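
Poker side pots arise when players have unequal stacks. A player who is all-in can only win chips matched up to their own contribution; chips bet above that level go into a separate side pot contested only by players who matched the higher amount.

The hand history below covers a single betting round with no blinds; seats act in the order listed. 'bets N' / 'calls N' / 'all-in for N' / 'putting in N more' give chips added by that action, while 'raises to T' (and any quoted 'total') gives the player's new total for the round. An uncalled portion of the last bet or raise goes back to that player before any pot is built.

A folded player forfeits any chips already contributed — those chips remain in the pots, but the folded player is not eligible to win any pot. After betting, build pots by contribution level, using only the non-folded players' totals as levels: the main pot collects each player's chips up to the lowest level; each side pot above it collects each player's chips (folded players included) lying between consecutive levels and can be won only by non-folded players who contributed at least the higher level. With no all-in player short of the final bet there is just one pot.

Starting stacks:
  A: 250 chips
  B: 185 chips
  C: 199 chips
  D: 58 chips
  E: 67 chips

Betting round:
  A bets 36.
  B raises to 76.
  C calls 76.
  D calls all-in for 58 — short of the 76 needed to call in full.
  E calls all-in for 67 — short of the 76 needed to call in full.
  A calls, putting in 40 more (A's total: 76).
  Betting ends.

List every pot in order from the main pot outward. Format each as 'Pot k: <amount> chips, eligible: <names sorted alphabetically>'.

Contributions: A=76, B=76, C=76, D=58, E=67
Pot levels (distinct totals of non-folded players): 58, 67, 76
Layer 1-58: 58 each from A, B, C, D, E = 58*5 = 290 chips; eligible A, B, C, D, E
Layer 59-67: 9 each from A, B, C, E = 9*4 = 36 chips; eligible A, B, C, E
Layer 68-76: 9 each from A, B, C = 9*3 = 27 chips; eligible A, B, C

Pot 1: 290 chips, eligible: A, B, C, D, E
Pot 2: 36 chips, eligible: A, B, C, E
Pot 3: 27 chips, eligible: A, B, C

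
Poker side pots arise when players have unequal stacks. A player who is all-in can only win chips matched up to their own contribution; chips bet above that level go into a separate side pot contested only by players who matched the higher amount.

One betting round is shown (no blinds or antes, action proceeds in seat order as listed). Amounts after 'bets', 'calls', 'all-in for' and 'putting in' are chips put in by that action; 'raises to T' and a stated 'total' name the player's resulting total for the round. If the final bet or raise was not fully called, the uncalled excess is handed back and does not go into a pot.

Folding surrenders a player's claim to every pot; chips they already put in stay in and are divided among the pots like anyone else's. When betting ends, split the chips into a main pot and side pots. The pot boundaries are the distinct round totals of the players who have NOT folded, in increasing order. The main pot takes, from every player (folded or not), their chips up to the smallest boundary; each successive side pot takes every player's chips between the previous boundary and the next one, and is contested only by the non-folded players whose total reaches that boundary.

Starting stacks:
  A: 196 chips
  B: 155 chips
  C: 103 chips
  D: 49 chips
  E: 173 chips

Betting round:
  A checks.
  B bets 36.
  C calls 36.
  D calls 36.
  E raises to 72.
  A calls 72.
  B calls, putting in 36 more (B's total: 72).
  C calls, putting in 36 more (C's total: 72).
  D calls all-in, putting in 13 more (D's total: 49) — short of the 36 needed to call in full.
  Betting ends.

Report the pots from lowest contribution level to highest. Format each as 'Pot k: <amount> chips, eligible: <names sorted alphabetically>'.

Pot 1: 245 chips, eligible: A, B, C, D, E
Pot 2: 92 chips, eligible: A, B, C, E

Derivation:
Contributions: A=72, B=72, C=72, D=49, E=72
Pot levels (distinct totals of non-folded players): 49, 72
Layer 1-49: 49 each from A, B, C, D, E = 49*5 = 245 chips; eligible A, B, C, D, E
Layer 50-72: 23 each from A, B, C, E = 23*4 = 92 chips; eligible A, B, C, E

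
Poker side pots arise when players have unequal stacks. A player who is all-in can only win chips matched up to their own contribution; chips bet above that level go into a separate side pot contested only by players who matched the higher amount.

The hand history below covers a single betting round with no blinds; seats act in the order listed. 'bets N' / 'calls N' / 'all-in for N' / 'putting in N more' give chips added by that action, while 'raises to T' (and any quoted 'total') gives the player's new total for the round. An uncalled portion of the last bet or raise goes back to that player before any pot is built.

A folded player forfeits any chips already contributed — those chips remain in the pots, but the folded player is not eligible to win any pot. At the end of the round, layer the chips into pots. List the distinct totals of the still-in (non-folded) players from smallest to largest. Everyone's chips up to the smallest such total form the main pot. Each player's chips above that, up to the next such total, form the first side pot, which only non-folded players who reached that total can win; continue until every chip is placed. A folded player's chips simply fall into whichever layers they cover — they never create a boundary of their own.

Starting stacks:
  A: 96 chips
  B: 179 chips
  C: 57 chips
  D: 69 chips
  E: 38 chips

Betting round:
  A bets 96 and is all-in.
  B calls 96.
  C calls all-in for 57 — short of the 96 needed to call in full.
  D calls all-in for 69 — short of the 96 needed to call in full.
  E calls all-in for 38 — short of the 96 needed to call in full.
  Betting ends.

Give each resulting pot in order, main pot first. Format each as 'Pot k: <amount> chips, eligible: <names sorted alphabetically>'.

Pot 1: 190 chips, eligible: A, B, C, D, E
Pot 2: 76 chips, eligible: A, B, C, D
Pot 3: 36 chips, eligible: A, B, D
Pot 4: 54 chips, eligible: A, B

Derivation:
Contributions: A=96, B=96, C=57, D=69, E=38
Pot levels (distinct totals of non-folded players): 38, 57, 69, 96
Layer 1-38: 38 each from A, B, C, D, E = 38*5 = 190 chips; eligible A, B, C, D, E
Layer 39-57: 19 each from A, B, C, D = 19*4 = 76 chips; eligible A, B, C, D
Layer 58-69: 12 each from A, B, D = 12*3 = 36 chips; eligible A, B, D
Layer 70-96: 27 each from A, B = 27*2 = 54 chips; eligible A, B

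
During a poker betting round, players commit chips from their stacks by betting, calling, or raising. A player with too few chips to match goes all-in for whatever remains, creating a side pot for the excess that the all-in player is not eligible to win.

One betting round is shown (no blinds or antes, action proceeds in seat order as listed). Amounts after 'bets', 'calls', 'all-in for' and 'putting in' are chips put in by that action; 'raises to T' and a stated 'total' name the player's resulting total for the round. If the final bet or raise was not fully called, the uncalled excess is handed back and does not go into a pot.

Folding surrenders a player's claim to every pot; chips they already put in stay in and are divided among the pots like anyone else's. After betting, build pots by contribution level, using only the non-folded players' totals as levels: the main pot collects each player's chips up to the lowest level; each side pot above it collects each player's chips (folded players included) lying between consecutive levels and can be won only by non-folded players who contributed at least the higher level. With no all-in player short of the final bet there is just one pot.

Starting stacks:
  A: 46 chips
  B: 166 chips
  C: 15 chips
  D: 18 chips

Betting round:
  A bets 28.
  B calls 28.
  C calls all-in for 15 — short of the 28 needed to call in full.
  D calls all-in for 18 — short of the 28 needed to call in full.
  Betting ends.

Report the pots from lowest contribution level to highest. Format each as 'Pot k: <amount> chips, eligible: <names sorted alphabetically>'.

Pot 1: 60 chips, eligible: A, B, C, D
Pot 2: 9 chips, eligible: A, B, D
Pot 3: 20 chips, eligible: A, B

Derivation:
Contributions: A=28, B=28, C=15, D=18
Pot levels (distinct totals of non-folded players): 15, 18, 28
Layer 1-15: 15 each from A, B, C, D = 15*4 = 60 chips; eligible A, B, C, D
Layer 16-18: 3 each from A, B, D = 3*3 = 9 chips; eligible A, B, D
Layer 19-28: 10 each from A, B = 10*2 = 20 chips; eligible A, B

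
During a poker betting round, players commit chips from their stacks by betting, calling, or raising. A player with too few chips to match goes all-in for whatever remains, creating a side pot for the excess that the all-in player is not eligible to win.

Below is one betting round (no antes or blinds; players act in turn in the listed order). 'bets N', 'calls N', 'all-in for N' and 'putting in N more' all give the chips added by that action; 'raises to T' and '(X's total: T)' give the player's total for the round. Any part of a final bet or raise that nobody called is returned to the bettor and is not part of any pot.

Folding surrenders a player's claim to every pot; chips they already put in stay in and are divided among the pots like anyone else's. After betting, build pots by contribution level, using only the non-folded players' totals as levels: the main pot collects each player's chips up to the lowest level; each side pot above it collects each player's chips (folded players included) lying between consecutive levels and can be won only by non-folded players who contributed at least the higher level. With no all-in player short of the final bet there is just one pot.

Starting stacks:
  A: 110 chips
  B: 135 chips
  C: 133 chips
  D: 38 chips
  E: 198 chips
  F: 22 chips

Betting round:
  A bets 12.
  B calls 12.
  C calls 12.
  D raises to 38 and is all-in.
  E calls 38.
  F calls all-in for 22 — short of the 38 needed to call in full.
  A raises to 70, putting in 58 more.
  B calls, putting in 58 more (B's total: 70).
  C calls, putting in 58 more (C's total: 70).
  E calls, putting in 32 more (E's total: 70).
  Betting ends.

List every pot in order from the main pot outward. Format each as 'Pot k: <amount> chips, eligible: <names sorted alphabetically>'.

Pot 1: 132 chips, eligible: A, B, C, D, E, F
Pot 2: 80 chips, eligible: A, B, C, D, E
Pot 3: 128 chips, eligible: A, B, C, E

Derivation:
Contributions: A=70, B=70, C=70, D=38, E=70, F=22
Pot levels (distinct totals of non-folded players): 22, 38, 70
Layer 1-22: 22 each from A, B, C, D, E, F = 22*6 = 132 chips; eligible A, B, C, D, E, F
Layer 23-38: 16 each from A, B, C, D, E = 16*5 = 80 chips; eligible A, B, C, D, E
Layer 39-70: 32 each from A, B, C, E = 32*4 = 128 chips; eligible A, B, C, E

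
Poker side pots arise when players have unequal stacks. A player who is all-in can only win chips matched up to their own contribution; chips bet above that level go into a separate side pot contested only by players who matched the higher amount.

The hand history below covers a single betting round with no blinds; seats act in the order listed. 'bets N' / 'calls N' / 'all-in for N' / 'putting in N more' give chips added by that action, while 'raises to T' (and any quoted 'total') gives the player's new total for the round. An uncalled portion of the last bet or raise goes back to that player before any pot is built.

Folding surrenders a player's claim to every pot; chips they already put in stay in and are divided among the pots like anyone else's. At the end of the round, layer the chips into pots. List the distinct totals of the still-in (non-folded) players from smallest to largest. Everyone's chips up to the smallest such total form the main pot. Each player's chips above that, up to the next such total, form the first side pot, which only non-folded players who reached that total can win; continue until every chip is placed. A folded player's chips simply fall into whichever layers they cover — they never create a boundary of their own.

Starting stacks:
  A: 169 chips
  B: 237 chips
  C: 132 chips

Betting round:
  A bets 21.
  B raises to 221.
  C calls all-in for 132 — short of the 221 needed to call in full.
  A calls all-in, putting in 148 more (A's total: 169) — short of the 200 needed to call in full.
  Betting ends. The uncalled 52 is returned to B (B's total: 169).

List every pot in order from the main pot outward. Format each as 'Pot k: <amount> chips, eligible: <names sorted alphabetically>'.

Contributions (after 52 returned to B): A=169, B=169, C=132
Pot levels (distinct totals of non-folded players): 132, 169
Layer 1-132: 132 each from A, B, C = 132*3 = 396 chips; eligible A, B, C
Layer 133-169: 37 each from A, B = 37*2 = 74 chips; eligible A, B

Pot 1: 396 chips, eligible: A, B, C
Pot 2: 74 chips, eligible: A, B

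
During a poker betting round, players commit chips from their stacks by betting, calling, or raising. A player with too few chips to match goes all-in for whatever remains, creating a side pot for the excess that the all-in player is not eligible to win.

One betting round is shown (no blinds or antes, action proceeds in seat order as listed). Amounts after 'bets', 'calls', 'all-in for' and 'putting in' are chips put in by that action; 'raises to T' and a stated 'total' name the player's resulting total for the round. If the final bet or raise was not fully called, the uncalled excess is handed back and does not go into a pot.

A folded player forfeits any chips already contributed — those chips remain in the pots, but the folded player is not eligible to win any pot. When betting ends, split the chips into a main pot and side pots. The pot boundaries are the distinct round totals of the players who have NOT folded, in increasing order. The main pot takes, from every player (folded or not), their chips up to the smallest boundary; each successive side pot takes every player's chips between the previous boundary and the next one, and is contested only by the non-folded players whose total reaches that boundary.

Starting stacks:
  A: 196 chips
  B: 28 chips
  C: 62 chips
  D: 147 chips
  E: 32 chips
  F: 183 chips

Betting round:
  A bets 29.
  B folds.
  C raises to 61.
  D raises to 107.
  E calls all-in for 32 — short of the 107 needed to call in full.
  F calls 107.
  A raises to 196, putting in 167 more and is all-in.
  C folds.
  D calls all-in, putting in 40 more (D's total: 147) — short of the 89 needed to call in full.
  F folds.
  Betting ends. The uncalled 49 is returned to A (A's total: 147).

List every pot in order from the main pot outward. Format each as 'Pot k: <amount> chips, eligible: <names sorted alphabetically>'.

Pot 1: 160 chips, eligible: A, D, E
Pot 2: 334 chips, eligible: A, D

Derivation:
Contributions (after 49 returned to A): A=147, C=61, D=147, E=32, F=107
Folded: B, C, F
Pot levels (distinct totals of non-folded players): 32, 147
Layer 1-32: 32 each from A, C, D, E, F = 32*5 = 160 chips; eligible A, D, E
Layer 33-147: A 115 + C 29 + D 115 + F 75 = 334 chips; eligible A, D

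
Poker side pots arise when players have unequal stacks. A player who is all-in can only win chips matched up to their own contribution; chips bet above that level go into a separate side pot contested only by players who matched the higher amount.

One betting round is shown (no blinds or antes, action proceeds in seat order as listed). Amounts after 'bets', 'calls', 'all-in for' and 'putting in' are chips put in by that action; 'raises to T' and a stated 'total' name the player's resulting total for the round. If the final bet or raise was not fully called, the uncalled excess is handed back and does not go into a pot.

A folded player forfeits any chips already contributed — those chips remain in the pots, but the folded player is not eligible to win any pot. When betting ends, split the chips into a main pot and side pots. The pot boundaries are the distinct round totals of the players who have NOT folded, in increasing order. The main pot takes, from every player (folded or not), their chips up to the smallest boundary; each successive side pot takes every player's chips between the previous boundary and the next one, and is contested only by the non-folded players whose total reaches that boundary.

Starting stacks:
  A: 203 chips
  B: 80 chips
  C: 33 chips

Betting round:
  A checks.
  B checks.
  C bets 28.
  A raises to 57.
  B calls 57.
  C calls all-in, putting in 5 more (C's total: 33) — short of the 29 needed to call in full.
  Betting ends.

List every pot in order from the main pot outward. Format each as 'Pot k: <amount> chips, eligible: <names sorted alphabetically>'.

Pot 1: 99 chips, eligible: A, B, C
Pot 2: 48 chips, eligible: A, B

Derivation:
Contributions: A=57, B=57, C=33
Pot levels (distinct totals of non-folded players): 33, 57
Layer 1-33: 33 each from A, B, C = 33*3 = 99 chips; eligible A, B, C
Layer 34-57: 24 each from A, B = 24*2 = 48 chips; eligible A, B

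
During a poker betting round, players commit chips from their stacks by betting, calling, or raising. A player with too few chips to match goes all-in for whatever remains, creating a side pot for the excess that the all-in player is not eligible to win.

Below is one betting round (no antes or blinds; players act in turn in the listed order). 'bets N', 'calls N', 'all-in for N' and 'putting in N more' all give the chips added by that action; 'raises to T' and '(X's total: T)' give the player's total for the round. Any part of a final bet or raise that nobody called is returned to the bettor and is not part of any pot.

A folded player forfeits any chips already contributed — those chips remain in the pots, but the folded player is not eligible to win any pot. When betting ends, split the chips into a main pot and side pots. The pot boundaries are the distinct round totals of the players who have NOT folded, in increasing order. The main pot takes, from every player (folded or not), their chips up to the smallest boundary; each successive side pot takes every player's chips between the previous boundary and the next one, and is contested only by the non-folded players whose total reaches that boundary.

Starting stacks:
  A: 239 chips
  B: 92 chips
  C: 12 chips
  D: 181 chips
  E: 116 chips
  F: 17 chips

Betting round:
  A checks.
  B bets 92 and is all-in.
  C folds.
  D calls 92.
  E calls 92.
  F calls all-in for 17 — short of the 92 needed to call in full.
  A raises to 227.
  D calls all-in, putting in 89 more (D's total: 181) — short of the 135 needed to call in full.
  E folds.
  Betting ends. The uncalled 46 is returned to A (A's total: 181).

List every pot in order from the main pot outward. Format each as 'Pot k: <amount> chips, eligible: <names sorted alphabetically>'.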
● ● ● ● ● ● ●
What to produce: Retype only the stretch of lines above starting at the one with "B: 92 chips" and stopping at the one with "Betting ends. The uncalled 46", exactly as written, with both kept.

The answer:
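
  B: 92 chips
  C: 12 chips
  D: 181 chips
  E: 116 chips
  F: 17 chips

Betting round:
  A checks.
  B bets 92 and is all-in.
  C folds.
  D calls 92.
  E calls 92.
  F calls all-in for 17 — short of the 92 needed to call in full.
  A raises to 227.
  D calls all-in, putting in 89 more (D's total: 181) — short of the 135 needed to call in full.
  E folds.
  Betting ends. The uncalled 46 is returned to A (A's total: 181).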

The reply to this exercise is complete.